══ Task material
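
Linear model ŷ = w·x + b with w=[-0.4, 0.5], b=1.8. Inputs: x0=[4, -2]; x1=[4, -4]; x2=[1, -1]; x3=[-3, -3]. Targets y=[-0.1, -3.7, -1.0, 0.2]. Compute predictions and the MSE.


ŷ0 = (-0.4)·(4) + (0.5)·(-2) + 1.8 = -0.8
ŷ1 = (-0.4)·(4) + (0.5)·(-4) + 1.8 = -1.8
ŷ2 = (-0.4)·(1) + (0.5)·(-1) + 1.8 = 0.9
ŷ3 = (-0.4)·(-3) + (0.5)·(-3) + 1.8 = 1.5
errors² = [0.49, 3.61, 3.61, 1.69]
MSE = 9.4000/4 = 2.35

2.35


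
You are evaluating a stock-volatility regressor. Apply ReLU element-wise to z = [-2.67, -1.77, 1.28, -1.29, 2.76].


ReLU(-2.67) = max(0, -2.67) = 0.0
ReLU(-1.77) = max(0, -1.77) = 0.0
ReLU(1.28) = max(0, 1.28) = 1.28
ReLU(-1.29) = max(0, -1.29) = 0.0
ReLU(2.76) = max(0, 2.76) = 2.76
result = [0.0, 0.0, 1.28, 0.0, 2.76]

[0.0, 0.0, 1.28, 0.0, 2.76]


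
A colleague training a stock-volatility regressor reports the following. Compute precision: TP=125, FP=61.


Precision = TP/(TP+FP)
= 125/(125+61)
= 125/186 = 67.2%

67.2%


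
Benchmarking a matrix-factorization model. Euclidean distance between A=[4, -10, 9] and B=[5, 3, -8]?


d = √((4-5)² + (-10-3)² + (9+ 8)²)
  = √(1 + 169 + 289)
  = √459 = 21.4243

21.4243


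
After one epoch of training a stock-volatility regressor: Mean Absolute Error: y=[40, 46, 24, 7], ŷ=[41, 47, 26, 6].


Absolute errors: |40-41|=1, |46-47|=1, |24-26|=2, |7-6|=1
Sum = 5
MAE = 5/4 = 5/4

5/4


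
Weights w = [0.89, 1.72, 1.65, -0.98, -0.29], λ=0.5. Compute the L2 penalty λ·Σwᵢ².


‖w‖₂² = (0.89)² + (1.72)² + (1.65)² + (-0.98)² + (-0.29)²
     = 0.7921 + 2.9584 + 2.7225 + 0.9604 + 0.0841
     = 7.5175
λ·‖w‖₂² = 0.5·7.5175 = 3.75875

3.75875


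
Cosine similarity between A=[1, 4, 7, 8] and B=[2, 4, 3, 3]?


A·B = 1·2 + 4·4 + 7·3 + 8·3 = 63
‖A‖ = √130 = 11.4018, ‖B‖ = √38 = 6.1644
cos = 63/(√130·√38) = 63/√4940 = 0.8963

0.8963


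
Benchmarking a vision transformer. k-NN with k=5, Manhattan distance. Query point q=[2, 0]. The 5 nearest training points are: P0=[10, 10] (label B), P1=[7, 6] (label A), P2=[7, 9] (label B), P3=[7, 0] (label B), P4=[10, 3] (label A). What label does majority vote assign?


d(q,P0) = 18  (label B)
d(q,P1) = 11  (label A)
d(q,P2) = 14  (label B)
d(q,P3) = 5  (label B)
d(q,P4) = 11  (label A)
Votes: A=2, B=3
Majority → B

B


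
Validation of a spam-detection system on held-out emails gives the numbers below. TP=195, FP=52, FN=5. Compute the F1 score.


Precision = 195/247 = 0.7895
Recall = 195/200 = 0.975
F1 = 2·P·R/(P+R) = 2·TP/(2·TP+FP+FN) = 390/(390+52+5) = 390/447 = 0.8725

0.8725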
════
# Task prompt
Everything from the line containing "Benchmarking a vision" through the final line of the entries is to be written out exactly. No other lines belong in the answer.

# Response for this exercise
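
Benchmarking a vision transformer. k-NN with k=5, Manhattan distance. Query point q=[2, 0]. The 5 nearest training points are: P0=[10, 10] (label B), P1=[7, 6] (label A), P2=[7, 9] (label B), P3=[7, 0] (label B), P4=[10, 3] (label A). What label does majority vote assign?


d(q,P0) = 18  (label B)
d(q,P1) = 11  (label A)
d(q,P2) = 14  (label B)
d(q,P3) = 5  (label B)
d(q,P4) = 11  (label A)
Votes: A=2, B=3
Majority → B

B


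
Validation of a spam-detection system on held-out emails gives the numbers below. TP=195, FP=52, FN=5. Compute the F1 score.


Precision = 195/247 = 0.7895
Recall = 195/200 = 0.975
F1 = 2·P·R/(P+R) = 2·TP/(2·TP+FP+FN) = 390/(390+52+5) = 390/447 = 0.8725

0.8725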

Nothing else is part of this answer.